§ **Directions for this task**
Without changing a single word, set down all of the records.

[Excerpted records]

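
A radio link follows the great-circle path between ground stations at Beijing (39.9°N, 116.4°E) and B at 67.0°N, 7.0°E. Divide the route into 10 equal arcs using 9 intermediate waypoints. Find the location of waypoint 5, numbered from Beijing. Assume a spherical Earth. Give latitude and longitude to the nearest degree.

≈ 65°N, 86°E

Write both endpoints as unit vectors p₁, p₂ with components (cos φ cos λ, cos φ sin λ, sin φ).
The central angle between the endpoints is δ = arccos(p₁·p₂) ≈ 1.058 rad (60.6°).
Interpolate at f = 5/10 with slerp weights a = sin((1−f)δ)/sin δ ≈ 0.579, b = sin(fδ)/sin δ ≈ 0.579.
p = a·p₁ + b·p₂ ≈ (0.027, 0.426, 0.905); φ = arcsin(p_z) ≈ 64.76°, λ = atan2(p_y, p_x) ≈ 86.36°.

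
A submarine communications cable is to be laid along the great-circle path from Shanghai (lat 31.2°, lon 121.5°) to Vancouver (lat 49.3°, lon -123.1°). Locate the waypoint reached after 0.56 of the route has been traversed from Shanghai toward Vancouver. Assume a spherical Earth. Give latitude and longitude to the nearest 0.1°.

Write both endpoints as unit vectors p₁, p₂ with components (cos φ cos λ, cos φ sin λ, sin φ).
The central angle between the endpoints is δ = arccos(p₁·p₂) ≈ 1.417 rad (81.2°).
Interpolate at f = 0.56 with slerp weights a = sin((1−f)δ)/sin δ ≈ 0.591, b = sin(fδ)/sin δ ≈ 0.721.
p = a·p₁ + b·p₂ ≈ (-0.521, 0.037, 0.853); φ = arcsin(p_z) ≈ 58.52°, λ = atan2(p_y, p_x) ≈ 175.95°.

≈ lat 58.5°, lon 176.0°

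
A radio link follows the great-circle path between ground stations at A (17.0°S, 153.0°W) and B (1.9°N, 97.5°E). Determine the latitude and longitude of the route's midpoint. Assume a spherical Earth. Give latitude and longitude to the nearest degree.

≈ (13°S, 150°E)

Convert each endpoint to a unit vector on the sphere (x = cos φ cos λ, y = cos φ sin λ, z = sin φ).
The central angle between the endpoints is δ = arccos(p₁·p₂) ≈ 1.906 rad (109.2°).
Interpolate at f = 1/2 with slerp weights a = sin((1−f)δ)/sin δ ≈ 0.863, b = sin(fδ)/sin δ ≈ 0.863.
p = a·p₁ + b·p₂ ≈ (-0.848, 0.481, -0.224); φ = arcsin(p_z) ≈ -12.93°, λ = atan2(p_y, p_x) ≈ 150.46°.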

[/Excerpted records]

§ **Written answer**
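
A radio link follows the great-circle path between ground stations at Beijing (39.9°N, 116.4°E) and B at 67.0°N, 7.0°E. Divide the route into 10 equal arcs using 9 intermediate waypoints. Find the location of waypoint 5, numbered from Beijing. Assume a spherical Earth. Give latitude and longitude to the nearest degree.

≈ 65°N, 86°E

Write both endpoints as unit vectors p₁, p₂ with components (cos φ cos λ, cos φ sin λ, sin φ).
The central angle between the endpoints is δ = arccos(p₁·p₂) ≈ 1.058 rad (60.6°).
Interpolate at f = 5/10 with slerp weights a = sin((1−f)δ)/sin δ ≈ 0.579, b = sin(fδ)/sin δ ≈ 0.579.
p = a·p₁ + b·p₂ ≈ (0.027, 0.426, 0.905); φ = arcsin(p_z) ≈ 64.76°, λ = atan2(p_y, p_x) ≈ 86.36°.

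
A submarine communications cable is to be laid along the great-circle path from Shanghai (lat 31.2°, lon 121.5°) to Vancouver (lat 49.3°, lon -123.1°). Locate the waypoint reached after 0.56 of the route has been traversed from Shanghai toward Vancouver. Assume a spherical Earth. Give latitude and longitude to the nearest 0.1°.

Write both endpoints as unit vectors p₁, p₂ with components (cos φ cos λ, cos φ sin λ, sin φ).
The central angle between the endpoints is δ = arccos(p₁·p₂) ≈ 1.417 rad (81.2°).
Interpolate at f = 0.56 with slerp weights a = sin((1−f)δ)/sin δ ≈ 0.591, b = sin(fδ)/sin δ ≈ 0.721.
p = a·p₁ + b·p₂ ≈ (-0.521, 0.037, 0.853); φ = arcsin(p_z) ≈ 58.52°, λ = atan2(p_y, p_x) ≈ 175.95°.

≈ lat 58.5°, lon 176.0°

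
A radio link follows the great-circle path between ground stations at A (17.0°S, 153.0°W) and B (1.9°N, 97.5°E). Determine the latitude and longitude of the route's midpoint. Assume a spherical Earth. Give latitude and longitude to the nearest degree.

≈ (13°S, 150°E)

Convert each endpoint to a unit vector on the sphere (x = cos φ cos λ, y = cos φ sin λ, z = sin φ).
The central angle between the endpoints is δ = arccos(p₁·p₂) ≈ 1.906 rad (109.2°).
Interpolate at f = 1/2 with slerp weights a = sin((1−f)δ)/sin δ ≈ 0.863, b = sin(fδ)/sin δ ≈ 0.863.
p = a·p₁ + b·p₂ ≈ (-0.848, 0.481, -0.224); φ = arcsin(p_z) ≈ -12.93°, λ = atan2(p_y, p_x) ≈ 150.46°.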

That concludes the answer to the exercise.